## Task description:
Word for word, output the data that follows.

(Saved data entries)
▼

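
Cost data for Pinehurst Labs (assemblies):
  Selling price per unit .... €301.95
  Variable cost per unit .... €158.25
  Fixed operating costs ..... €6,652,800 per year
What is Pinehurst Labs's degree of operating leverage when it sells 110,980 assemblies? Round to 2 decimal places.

1.72

Total contribution margin = 110,980 × €143.70 = €15,947,826.00.
EBIT = €15,947,826.00 − €6,652,800 = €9,295,026.00.
So DOL = total CM / EBIT = €15,947,826.00 / €9,295,026.00 = 1.7157.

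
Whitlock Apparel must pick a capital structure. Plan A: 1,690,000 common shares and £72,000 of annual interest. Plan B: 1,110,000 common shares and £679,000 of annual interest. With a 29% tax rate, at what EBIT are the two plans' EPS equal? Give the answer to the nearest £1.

Set EPS_A = EPS_B: (EBIT − £72,000)(1 − 0.29) ÷ 1,690,000 = (EBIT − £679,000)(1 − 0.29) ÷ 1,110,000.
Cancelling (1 − t) and cross-multiplying: 1,110,000·(EBIT − 72,000) = 1,690,000·(EBIT − 679,000).
Solving, EBIT = (679,000·1,690,000 − 72,000·1,110,000) / (1,690,000 − 1,110,000) = 1,067,590,000,000 / 580,000 = 1,840,672.41.

£1,840,672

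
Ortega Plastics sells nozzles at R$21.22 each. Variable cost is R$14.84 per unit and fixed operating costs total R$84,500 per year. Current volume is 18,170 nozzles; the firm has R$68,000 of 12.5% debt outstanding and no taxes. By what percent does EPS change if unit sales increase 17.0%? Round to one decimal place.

+86.0%

At 18,170 units, contribution = 18,170 × R$6.38 = R$115,924.60.
EBIT = R$115,924.60 − R$84,500 = R$31,424.60.
Interest = R$8,500.00, so EBIT − I = R$22,924.60.
Degree of combined leverage = contribution ÷ (EBIT − I) = R$115,924.60 ÷ R$22,924.60 = 5.0568.
%ΔEPS = DCL × %ΔSales = 5.0568 × +17.0% = +86.0%.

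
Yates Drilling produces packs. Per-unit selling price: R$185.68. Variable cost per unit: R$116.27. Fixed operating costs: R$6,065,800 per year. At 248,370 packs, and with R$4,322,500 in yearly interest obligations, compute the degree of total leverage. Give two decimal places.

Total contribution margin = 248,370 × R$69.41 = R$17,239,361.70.
EBIT = R$17,239,361.70 − R$6,065,800 = R$11,173,561.70. Interest = R$4,322,500.00.
DOL = R$17,239,361.70 ÷ R$11,173,561.70 = 1.5429; DFL = R$11,173,561.70 ÷ R$6,851,061.70 = 1.6309.
Combined leverage = 1.5429 × 1.6309 = 2.5163.

2.52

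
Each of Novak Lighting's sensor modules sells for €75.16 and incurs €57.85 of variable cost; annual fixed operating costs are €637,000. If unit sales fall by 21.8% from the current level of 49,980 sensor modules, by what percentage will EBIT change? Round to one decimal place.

At 49,980 units, contribution = 49,980 × €17.31 = €865,153.80.
EBIT = €865,153.80 − €637,000 = €228,153.80.
So DOL = total CM / EBIT = €865,153.80 / €228,153.80 = 3.7920.
Operating income changes by 3.7920 × -21.8% = -82.7%.

-82.7%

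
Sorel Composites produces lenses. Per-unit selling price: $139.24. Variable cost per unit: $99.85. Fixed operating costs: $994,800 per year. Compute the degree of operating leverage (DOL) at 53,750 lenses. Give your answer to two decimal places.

Contribution at this volume is 53,750 × $39.39 = $2,117,212.50.
Subtracting fixed costs: EBIT = $2,117,212.50 − $994,800 = $1,122,412.50.
DOL = contribution ÷ EBIT = $2,117,212.50 ÷ $1,122,412.50 = 1.8863.

1.89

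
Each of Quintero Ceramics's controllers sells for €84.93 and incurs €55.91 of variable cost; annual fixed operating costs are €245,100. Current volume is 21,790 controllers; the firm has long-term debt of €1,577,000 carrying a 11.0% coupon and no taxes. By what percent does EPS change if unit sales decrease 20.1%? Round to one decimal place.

-59.5%

Total contribution margin = 21,790 × €29.02 = €632,345.80.
Subtracting fixed costs: EBIT = €632,345.80 − €245,100 = €387,245.80.
After interest of €173,470.00, pre-tax earnings = €213,775.80.
Degree of combined leverage = contribution ÷ (EBIT − I) = €632,345.80 ÷ €213,775.80 = 2.9580.
EPS therefore changes by 2.9580 × (-20.1%) = -59.5%.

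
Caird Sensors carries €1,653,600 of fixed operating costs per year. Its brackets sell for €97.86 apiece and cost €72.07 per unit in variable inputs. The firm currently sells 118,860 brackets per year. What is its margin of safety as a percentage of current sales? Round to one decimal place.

46.1%

Unit CM = price − variable cost = €97.86 − €72.07 = €25.79. Break-even units = €1,653,600 ÷ €25.79 = 64,117.88; break-even revenue = 64,117.88 × €97.86 = €6,274,575.26.
Current sales = 118,860 × €97.86 = €11,631,639.60.
Margin of safety = (€11,631,639.60 − €6,274,575.26) ÷ €11,631,639.60 = 46.1%.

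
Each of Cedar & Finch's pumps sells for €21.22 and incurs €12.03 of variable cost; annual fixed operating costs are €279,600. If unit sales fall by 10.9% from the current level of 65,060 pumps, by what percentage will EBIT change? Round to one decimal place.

At 65,060 units, contribution = 65,060 × €9.19 = €597,901.40.
EBIT = €597,901.40 − €279,600 = €318,301.40.
Degree of operating leverage = €597,901.40 / €318,301.40 = 1.8784.
So EBIT moves 1.8784 × (-10.9%) = -20.5%.

-20.5%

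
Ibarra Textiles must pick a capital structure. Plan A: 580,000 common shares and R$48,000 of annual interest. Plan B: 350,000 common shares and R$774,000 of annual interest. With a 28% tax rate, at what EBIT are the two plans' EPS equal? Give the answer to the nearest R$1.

At indifference, (EBIT − 48,000)(1 − t)/580,000 = (EBIT − 774,000)(1 − t)/350,000.
The (1 − t) factor cancels: (EBIT − 48,000) × 350,000 = (EBIT − 774,000) × 580,000.
EBIT × (580,000 − 350,000) = 774,000 × 580,000 − 48,000 × 350,000 = 432,120,000,000, so EBIT = 432,120,000,000 ÷ 230,000 = 1,878,782.61.

R$1,878,783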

▲

## Task response:
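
Cost data for Pinehurst Labs (assemblies):
  Selling price per unit .... €301.95
  Variable cost per unit .... €158.25
  Fixed operating costs ..... €6,652,800 per year
What is Pinehurst Labs's degree of operating leverage when it sells 110,980 assemblies? Round to 2 decimal places.

1.72

Total contribution margin = 110,980 × €143.70 = €15,947,826.00.
EBIT = €15,947,826.00 − €6,652,800 = €9,295,026.00.
So DOL = total CM / EBIT = €15,947,826.00 / €9,295,026.00 = 1.7157.

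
Whitlock Apparel must pick a capital structure. Plan A: 1,690,000 common shares and £72,000 of annual interest. Plan B: 1,110,000 common shares and £679,000 of annual interest. With a 29% tax rate, at what EBIT are the two plans' EPS equal? Give the answer to the nearest £1.

Set EPS_A = EPS_B: (EBIT − £72,000)(1 − 0.29) ÷ 1,690,000 = (EBIT − £679,000)(1 − 0.29) ÷ 1,110,000.
Cancelling (1 − t) and cross-multiplying: 1,110,000·(EBIT − 72,000) = 1,690,000·(EBIT − 679,000).
Solving, EBIT = (679,000·1,690,000 − 72,000·1,110,000) / (1,690,000 − 1,110,000) = 1,067,590,000,000 / 580,000 = 1,840,672.41.

£1,840,672

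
Ortega Plastics sells nozzles at R$21.22 each. Variable cost is R$14.84 per unit and fixed operating costs total R$84,500 per year. Current volume is 18,170 nozzles; the firm has R$68,000 of 12.5% debt outstanding and no taxes. By what percent does EPS change if unit sales increase 17.0%? Round to one decimal place.

+86.0%

At 18,170 units, contribution = 18,170 × R$6.38 = R$115,924.60.
EBIT = R$115,924.60 − R$84,500 = R$31,424.60.
Interest = R$8,500.00, so EBIT − I = R$22,924.60.
Degree of combined leverage = contribution ÷ (EBIT − I) = R$115,924.60 ÷ R$22,924.60 = 5.0568.
%ΔEPS = DCL × %ΔSales = 5.0568 × +17.0% = +86.0%.

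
Yates Drilling produces packs. Per-unit selling price: R$185.68. Variable cost per unit: R$116.27. Fixed operating costs: R$6,065,800 per year. At 248,370 packs, and with R$4,322,500 in yearly interest obligations, compute the degree of total leverage. Give two decimal places.

Total contribution margin = 248,370 × R$69.41 = R$17,239,361.70.
EBIT = R$17,239,361.70 − R$6,065,800 = R$11,173,561.70. Interest = R$4,322,500.00.
DOL = R$17,239,361.70 ÷ R$11,173,561.70 = 1.5429; DFL = R$11,173,561.70 ÷ R$6,851,061.70 = 1.6309.
Combined leverage = 1.5429 × 1.6309 = 2.5163.

2.52

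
Each of Novak Lighting's sensor modules sells for €75.16 and incurs €57.85 of variable cost; annual fixed operating costs are €637,000. If unit sales fall by 21.8% from the current level of 49,980 sensor modules, by what percentage will EBIT change? Round to one decimal place.

At 49,980 units, contribution = 49,980 × €17.31 = €865,153.80.
EBIT = €865,153.80 − €637,000 = €228,153.80.
So DOL = total CM / EBIT = €865,153.80 / €228,153.80 = 3.7920.
Operating income changes by 3.7920 × -21.8% = -82.7%.

-82.7%

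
Sorel Composites produces lenses. Per-unit selling price: $139.24. Variable cost per unit: $99.85. Fixed operating costs: $994,800 per year. Compute the degree of operating leverage (DOL) at 53,750 lenses. Give your answer to two decimal places.

Contribution at this volume is 53,750 × $39.39 = $2,117,212.50.
Subtracting fixed costs: EBIT = $2,117,212.50 − $994,800 = $1,122,412.50.
DOL = contribution ÷ EBIT = $2,117,212.50 ÷ $1,122,412.50 = 1.8863.

1.89

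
Each of Quintero Ceramics's controllers sells for €84.93 and incurs €55.91 of variable cost; annual fixed operating costs are €245,100. Current volume is 21,790 controllers; the firm has long-term debt of €1,577,000 carrying a 11.0% coupon and no taxes. By what percent does EPS change if unit sales decrease 20.1%? Round to one decimal place.

-59.5%

Total contribution margin = 21,790 × €29.02 = €632,345.80.
Subtracting fixed costs: EBIT = €632,345.80 − €245,100 = €387,245.80.
After interest of €173,470.00, pre-tax earnings = €213,775.80.
Degree of combined leverage = contribution ÷ (EBIT − I) = €632,345.80 ÷ €213,775.80 = 2.9580.
EPS therefore changes by 2.9580 × (-20.1%) = -59.5%.

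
Caird Sensors carries €1,653,600 of fixed operating costs per year. Its brackets sell for €97.86 apiece and cost €72.07 per unit in variable inputs. The firm currently sells 118,860 brackets per year. What is its margin of safety as a percentage of current sales? Round to one decimal place.

46.1%

Unit CM = price − variable cost = €97.86 − €72.07 = €25.79. Break-even units = €1,653,600 ÷ €25.79 = 64,117.88; break-even revenue = 64,117.88 × €97.86 = €6,274,575.26.
Current sales = 118,860 × €97.86 = €11,631,639.60.
Margin of safety = (€11,631,639.60 − €6,274,575.26) ÷ €11,631,639.60 = 46.1%.

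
Each of Cedar & Finch's pumps sells for €21.22 and incurs €12.03 of variable cost; annual fixed operating costs are €279,600. If unit sales fall by 10.9% from the current level of 65,060 pumps, by what percentage will EBIT change? Round to one decimal place.

At 65,060 units, contribution = 65,060 × €9.19 = €597,901.40.
EBIT = €597,901.40 − €279,600 = €318,301.40.
Degree of operating leverage = €597,901.40 / €318,301.40 = 1.8784.
So EBIT moves 1.8784 × (-10.9%) = -20.5%.

-20.5%

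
Ibarra Textiles must pick a capital structure. Plan A: 580,000 common shares and R$48,000 of annual interest. Plan B: 350,000 common shares and R$774,000 of annual interest. With a 28% tax rate, at what EBIT are the two plans' EPS equal? Give the answer to the nearest R$1.

At indifference, (EBIT − 48,000)(1 − t)/580,000 = (EBIT − 774,000)(1 − t)/350,000.
The (1 − t) factor cancels: (EBIT − 48,000) × 350,000 = (EBIT − 774,000) × 580,000.
EBIT × (580,000 − 350,000) = 774,000 × 580,000 − 48,000 × 350,000 = 432,120,000,000, so EBIT = 432,120,000,000 ÷ 230,000 = 1,878,782.61.

R$1,878,783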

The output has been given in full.